__About this exercise__
All lines in the data that hold the word "length" need copying.

Dataset entries:
◇ ◇ ◇ ◇ ◇ ◇ ◇

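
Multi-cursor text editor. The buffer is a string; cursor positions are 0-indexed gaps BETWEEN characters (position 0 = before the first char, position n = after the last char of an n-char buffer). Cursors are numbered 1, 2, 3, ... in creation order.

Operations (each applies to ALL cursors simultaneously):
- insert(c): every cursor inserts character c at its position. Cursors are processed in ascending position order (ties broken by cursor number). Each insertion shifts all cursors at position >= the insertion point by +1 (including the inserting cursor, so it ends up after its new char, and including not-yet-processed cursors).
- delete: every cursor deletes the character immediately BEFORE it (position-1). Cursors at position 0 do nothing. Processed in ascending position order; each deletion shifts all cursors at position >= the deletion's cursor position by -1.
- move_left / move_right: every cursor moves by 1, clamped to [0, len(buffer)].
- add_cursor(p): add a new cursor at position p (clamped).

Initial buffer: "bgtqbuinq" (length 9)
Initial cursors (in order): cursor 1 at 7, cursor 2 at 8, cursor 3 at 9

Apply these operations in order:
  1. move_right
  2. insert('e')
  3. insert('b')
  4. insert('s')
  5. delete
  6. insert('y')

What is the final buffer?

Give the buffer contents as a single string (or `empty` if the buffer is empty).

After op 1 (move_right): buffer="bgtqbuinq" (len 9), cursors c1@8 c2@9 c3@9, authorship .........
After op 2 (insert('e')): buffer="bgtqbuineqee" (len 12), cursors c1@9 c2@12 c3@12, authorship ........1.23
After op 3 (insert('b')): buffer="bgtqbuinebqeebb" (len 15), cursors c1@10 c2@15 c3@15, authorship ........11.2323
After op 4 (insert('s')): buffer="bgtqbuinebsqeebbss" (len 18), cursors c1@11 c2@18 c3@18, authorship ........111.232323
After op 5 (delete): buffer="bgtqbuinebqeebb" (len 15), cursors c1@10 c2@15 c3@15, authorship ........11.2323
After op 6 (insert('y')): buffer="bgtqbuinebyqeebbyy" (len 18), cursors c1@11 c2@18 c3@18, authorship ........111.232323

Answer: bgtqbuinebyqeebbyy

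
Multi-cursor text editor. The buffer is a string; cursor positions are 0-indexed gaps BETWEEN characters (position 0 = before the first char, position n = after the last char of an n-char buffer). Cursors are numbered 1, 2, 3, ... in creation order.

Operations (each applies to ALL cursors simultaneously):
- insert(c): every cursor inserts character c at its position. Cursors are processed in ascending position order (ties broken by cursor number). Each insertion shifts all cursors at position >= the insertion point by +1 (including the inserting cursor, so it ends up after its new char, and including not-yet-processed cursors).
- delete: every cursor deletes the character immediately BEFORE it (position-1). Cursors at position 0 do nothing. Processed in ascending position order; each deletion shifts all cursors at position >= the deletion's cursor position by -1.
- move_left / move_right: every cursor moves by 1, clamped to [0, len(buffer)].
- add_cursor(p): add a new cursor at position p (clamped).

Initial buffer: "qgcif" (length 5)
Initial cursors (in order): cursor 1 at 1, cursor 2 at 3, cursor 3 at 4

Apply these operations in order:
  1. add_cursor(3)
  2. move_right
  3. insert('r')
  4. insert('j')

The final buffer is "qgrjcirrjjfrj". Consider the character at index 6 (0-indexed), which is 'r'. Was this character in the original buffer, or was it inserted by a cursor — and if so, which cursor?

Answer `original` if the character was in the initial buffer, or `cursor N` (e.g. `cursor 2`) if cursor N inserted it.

After op 1 (add_cursor(3)): buffer="qgcif" (len 5), cursors c1@1 c2@3 c4@3 c3@4, authorship .....
After op 2 (move_right): buffer="qgcif" (len 5), cursors c1@2 c2@4 c4@4 c3@5, authorship .....
After op 3 (insert('r')): buffer="qgrcirrfr" (len 9), cursors c1@3 c2@7 c4@7 c3@9, authorship ..1..24.3
After op 4 (insert('j')): buffer="qgrjcirrjjfrj" (len 13), cursors c1@4 c2@10 c4@10 c3@13, authorship ..11..2424.33
Authorship (.=original, N=cursor N): . . 1 1 . . 2 4 2 4 . 3 3
Index 6: author = 2

Answer: cursor 2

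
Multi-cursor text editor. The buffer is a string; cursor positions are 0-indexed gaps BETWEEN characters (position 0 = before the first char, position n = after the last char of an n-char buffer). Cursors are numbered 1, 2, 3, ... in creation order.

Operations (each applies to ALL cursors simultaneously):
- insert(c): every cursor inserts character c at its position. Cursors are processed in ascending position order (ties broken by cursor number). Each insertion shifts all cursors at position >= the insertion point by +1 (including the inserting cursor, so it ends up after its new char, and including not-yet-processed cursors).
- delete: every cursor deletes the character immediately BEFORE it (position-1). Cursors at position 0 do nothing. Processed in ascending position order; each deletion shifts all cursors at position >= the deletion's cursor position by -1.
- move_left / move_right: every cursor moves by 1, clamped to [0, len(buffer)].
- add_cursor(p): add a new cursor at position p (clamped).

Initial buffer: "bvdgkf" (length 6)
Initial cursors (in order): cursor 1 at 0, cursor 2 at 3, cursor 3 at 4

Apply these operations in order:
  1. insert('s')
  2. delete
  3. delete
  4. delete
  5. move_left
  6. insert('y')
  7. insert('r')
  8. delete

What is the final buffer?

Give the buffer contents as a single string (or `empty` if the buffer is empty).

After op 1 (insert('s')): buffer="sbvdsgskf" (len 9), cursors c1@1 c2@5 c3@7, authorship 1...2.3..
After op 2 (delete): buffer="bvdgkf" (len 6), cursors c1@0 c2@3 c3@4, authorship ......
After op 3 (delete): buffer="bvkf" (len 4), cursors c1@0 c2@2 c3@2, authorship ....
After op 4 (delete): buffer="kf" (len 2), cursors c1@0 c2@0 c3@0, authorship ..
After op 5 (move_left): buffer="kf" (len 2), cursors c1@0 c2@0 c3@0, authorship ..
After op 6 (insert('y')): buffer="yyykf" (len 5), cursors c1@3 c2@3 c3@3, authorship 123..
After op 7 (insert('r')): buffer="yyyrrrkf" (len 8), cursors c1@6 c2@6 c3@6, authorship 123123..
After op 8 (delete): buffer="yyykf" (len 5), cursors c1@3 c2@3 c3@3, authorship 123..

Answer: yyykf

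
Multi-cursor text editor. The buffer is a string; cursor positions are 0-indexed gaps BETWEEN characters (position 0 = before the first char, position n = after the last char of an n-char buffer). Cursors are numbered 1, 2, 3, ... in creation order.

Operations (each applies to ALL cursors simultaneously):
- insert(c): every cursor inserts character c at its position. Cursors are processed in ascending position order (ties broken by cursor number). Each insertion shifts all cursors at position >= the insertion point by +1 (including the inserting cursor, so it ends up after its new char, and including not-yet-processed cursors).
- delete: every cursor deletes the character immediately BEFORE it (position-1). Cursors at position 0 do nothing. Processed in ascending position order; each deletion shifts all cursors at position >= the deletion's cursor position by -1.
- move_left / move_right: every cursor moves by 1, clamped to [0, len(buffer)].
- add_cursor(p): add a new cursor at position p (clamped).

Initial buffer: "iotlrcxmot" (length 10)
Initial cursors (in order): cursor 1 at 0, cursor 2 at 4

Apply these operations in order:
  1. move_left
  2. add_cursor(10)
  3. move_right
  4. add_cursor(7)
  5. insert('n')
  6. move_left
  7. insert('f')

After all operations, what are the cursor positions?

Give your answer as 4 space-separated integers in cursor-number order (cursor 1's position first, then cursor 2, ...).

After op 1 (move_left): buffer="iotlrcxmot" (len 10), cursors c1@0 c2@3, authorship ..........
After op 2 (add_cursor(10)): buffer="iotlrcxmot" (len 10), cursors c1@0 c2@3 c3@10, authorship ..........
After op 3 (move_right): buffer="iotlrcxmot" (len 10), cursors c1@1 c2@4 c3@10, authorship ..........
After op 4 (add_cursor(7)): buffer="iotlrcxmot" (len 10), cursors c1@1 c2@4 c4@7 c3@10, authorship ..........
After op 5 (insert('n')): buffer="inotlnrcxnmotn" (len 14), cursors c1@2 c2@6 c4@10 c3@14, authorship .1...2...4...3
After op 6 (move_left): buffer="inotlnrcxnmotn" (len 14), cursors c1@1 c2@5 c4@9 c3@13, authorship .1...2...4...3
After op 7 (insert('f')): buffer="ifnotlfnrcxfnmotfn" (len 18), cursors c1@2 c2@7 c4@12 c3@17, authorship .11...22...44...33

Answer: 2 7 17 12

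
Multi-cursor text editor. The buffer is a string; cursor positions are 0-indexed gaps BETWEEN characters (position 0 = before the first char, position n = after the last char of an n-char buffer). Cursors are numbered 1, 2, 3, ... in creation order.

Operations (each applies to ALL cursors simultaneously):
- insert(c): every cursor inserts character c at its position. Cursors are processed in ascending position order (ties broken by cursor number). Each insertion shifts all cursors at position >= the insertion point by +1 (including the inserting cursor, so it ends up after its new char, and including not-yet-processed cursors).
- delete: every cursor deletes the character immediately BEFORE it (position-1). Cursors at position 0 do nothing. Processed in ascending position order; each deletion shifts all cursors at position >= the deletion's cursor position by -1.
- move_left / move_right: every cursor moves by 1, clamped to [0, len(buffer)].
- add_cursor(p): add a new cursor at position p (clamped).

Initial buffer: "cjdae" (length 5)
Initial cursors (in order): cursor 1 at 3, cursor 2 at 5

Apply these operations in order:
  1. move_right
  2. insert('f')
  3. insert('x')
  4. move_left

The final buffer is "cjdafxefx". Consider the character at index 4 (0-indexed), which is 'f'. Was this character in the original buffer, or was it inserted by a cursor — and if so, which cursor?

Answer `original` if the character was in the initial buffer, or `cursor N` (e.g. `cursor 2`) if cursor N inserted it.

After op 1 (move_right): buffer="cjdae" (len 5), cursors c1@4 c2@5, authorship .....
After op 2 (insert('f')): buffer="cjdafef" (len 7), cursors c1@5 c2@7, authorship ....1.2
After op 3 (insert('x')): buffer="cjdafxefx" (len 9), cursors c1@6 c2@9, authorship ....11.22
After op 4 (move_left): buffer="cjdafxefx" (len 9), cursors c1@5 c2@8, authorship ....11.22
Authorship (.=original, N=cursor N): . . . . 1 1 . 2 2
Index 4: author = 1

Answer: cursor 1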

◇ ◇ ◇ ◇ ◇ ◇ ◇

__Solution__
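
Initial buffer: "bgtqbuinq" (length 9)
Initial buffer: "qgcif" (length 5)
Initial buffer: "bvdgkf" (length 6)
Initial buffer: "iotlrcxmot" (length 10)
Initial buffer: "cjdae" (length 5)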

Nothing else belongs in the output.